Problem to work on: Report back every line from the entries below in which the word "none" occurs.

(Records from a dataset)
· · · ·

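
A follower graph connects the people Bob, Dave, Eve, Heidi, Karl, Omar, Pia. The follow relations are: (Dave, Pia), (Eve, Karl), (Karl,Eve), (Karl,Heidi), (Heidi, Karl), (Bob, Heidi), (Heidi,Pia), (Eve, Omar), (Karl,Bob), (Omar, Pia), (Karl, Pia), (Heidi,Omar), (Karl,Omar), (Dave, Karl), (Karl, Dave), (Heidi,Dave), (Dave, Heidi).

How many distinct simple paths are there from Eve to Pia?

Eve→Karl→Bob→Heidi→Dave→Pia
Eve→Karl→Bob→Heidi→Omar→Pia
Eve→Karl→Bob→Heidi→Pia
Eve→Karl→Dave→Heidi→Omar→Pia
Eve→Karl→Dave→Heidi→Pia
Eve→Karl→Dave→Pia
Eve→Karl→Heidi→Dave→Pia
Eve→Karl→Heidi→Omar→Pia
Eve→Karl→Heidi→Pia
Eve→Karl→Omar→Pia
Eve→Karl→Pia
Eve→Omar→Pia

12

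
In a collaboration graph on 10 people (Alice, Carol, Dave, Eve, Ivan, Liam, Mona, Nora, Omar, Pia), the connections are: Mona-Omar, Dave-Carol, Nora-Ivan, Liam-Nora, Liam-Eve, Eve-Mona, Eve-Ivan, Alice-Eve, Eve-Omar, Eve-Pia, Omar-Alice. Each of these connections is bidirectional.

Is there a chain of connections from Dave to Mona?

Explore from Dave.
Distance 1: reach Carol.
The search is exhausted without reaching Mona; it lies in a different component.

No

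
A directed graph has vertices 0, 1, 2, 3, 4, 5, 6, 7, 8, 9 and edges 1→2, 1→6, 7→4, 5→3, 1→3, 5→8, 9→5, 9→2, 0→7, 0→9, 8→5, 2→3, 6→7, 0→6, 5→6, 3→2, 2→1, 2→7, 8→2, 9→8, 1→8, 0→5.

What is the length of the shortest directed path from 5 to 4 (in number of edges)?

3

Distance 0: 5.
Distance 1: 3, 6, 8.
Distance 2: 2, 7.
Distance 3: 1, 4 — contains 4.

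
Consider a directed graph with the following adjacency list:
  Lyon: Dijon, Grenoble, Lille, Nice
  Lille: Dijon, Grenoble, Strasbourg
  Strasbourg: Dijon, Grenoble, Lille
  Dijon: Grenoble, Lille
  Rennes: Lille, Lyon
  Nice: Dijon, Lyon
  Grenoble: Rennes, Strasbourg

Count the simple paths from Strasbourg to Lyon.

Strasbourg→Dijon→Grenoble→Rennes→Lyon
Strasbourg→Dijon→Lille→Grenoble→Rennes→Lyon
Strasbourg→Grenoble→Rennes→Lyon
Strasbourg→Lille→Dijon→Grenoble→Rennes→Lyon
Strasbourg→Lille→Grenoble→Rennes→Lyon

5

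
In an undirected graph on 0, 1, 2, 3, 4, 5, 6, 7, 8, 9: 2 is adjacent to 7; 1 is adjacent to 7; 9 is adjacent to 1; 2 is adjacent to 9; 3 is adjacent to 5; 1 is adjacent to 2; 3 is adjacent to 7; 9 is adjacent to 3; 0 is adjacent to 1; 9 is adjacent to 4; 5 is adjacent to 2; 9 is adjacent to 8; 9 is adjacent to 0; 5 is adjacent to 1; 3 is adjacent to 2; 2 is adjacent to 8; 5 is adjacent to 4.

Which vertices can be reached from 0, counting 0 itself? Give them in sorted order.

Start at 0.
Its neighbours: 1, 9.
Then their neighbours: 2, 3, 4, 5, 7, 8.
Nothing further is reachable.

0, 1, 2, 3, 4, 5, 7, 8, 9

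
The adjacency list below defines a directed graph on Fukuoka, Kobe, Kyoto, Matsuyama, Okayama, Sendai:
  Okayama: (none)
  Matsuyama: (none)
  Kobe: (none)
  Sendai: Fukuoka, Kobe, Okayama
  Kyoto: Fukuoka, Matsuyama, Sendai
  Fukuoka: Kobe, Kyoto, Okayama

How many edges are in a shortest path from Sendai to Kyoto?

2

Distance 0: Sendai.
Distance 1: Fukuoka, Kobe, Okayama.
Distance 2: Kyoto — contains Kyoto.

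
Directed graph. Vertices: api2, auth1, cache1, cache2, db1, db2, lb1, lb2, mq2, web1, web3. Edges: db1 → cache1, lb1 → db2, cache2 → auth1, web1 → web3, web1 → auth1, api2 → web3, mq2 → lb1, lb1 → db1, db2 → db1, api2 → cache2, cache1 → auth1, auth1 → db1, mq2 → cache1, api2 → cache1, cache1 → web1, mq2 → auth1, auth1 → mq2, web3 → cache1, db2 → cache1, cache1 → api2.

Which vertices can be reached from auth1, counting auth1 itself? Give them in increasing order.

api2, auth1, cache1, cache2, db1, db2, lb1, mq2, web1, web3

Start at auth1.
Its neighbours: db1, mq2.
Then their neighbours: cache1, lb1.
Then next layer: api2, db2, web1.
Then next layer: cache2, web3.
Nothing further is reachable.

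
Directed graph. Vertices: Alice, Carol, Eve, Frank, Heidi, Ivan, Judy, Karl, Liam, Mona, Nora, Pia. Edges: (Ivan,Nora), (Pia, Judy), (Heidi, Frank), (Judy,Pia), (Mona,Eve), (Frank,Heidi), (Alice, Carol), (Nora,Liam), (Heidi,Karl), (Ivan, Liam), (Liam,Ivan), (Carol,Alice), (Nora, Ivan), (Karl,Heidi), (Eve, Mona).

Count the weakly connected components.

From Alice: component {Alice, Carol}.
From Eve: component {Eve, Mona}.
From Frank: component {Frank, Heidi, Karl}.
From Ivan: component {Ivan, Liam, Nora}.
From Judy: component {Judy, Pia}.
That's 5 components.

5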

· · · ·

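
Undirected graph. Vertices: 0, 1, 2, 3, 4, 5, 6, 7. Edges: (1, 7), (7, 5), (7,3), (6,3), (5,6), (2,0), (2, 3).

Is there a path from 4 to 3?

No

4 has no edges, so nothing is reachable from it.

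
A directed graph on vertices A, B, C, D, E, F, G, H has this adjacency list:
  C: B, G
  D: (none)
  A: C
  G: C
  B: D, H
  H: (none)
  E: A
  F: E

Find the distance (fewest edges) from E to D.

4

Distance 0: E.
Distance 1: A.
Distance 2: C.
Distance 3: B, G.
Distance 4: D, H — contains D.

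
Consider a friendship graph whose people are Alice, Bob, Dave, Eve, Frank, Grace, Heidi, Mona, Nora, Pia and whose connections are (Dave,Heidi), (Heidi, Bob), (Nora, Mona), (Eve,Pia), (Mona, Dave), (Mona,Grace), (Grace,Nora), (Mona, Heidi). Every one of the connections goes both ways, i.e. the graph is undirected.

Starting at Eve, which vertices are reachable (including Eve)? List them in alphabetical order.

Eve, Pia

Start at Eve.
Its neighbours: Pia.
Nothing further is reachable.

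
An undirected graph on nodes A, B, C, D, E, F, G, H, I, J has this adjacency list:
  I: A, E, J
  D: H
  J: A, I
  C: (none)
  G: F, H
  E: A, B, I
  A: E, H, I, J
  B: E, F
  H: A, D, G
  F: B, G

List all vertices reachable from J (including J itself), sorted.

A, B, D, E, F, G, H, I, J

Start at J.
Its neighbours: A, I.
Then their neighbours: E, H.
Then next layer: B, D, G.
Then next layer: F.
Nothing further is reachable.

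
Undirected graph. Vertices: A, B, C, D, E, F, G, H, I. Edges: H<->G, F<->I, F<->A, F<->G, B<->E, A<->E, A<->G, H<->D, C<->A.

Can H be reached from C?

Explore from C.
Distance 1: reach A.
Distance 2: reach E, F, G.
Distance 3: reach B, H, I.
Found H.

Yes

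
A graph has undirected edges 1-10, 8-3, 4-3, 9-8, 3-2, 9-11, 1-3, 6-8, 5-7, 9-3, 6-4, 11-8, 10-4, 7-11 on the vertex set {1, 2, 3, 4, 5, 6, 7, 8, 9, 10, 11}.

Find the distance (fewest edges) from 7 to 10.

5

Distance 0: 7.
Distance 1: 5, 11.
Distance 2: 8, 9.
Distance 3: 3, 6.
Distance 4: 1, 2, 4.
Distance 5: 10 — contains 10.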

· · · ·

Answer to this exercise:
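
  Okayama: (none)
  Matsuyama: (none)
  Kobe: (none)
  D: (none)
  H: (none)
  C: (none)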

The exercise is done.